- _Assignment_: "Determine whether a" appears in one line; retype that line and all lines following it through the end of the records, with nothing left out or added.

- _Extracted data_:
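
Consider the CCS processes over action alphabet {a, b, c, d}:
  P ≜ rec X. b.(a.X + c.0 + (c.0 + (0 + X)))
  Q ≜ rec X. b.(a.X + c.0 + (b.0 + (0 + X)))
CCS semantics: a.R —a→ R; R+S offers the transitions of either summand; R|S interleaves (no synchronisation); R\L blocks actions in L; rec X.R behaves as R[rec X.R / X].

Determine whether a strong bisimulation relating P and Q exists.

NO

LTS(P): 3 reachable states
  u0 = rec X. b.(a.X + c.0 + (c.0 + (0 + X))) has moves ··b··> u1
  u1 = a.(rec X. b.(a.X + c.0 + (c.0 + (0 + X)))) + c.0 + (c.0 + (0 + (rec X. b.(a.X + c.0 + (c.0 + (0 + X)))))) has moves ··a··> u0, ··b··> u1, ··c··> u2
  u2 = 0 has moves ·
LTS(Q): 3 reachable states
  v0 = rec X. b.(a.X + c.0 + (b.0 + (0 + X))) has moves ··b··> v1
  v1 = a.(rec X. b.(a.X + c.0 + (b.0 + (0 + X)))) + c.0 + (b.0 + (0 + (rec X. b.(a.X + c.0 + (b.0 + (0 + X)))))) has moves ··a··> v0, ··b··> v1, ··b··> v2, ··c··> v2
  v2 = 0 has moves ·
Coarsest stable partition (strong bisimilarity classes):
  B0 = {u0}
  B1 = {u1}
  B2 = {u2, v2}
  B3 = {v0}
  B4 = {v1}
u0 ∈ B0, v0 ∈ B3 → different blocks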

- _Response_:
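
Determine whether a strong bisimulation relating P and Q exists.

NO

LTS(P): 3 reachable states
  u0 = rec X. b.(a.X + c.0 + (c.0 + (0 + X))) has moves ··b··> u1
  u1 = a.(rec X. b.(a.X + c.0 + (c.0 + (0 + X)))) + c.0 + (c.0 + (0 + (rec X. b.(a.X + c.0 + (c.0 + (0 + X)))))) has moves ··a··> u0, ··b··> u1, ··c··> u2
  u2 = 0 has moves ·
LTS(Q): 3 reachable states
  v0 = rec X. b.(a.X + c.0 + (b.0 + (0 + X))) has moves ··b··> v1
  v1 = a.(rec X. b.(a.X + c.0 + (b.0 + (0 + X)))) + c.0 + (b.0 + (0 + (rec X. b.(a.X + c.0 + (b.0 + (0 + X)))))) has moves ··a··> v0, ··b··> v1, ··b··> v2, ··c··> v2
  v2 = 0 has moves ·
Coarsest stable partition (strong bisimilarity classes):
  B0 = {u0}
  B1 = {u1}
  B2 = {u2, v2}
  B3 = {v0}
  B4 = {v1}
u0 ∈ B0, v0 ∈ B3 → different blocks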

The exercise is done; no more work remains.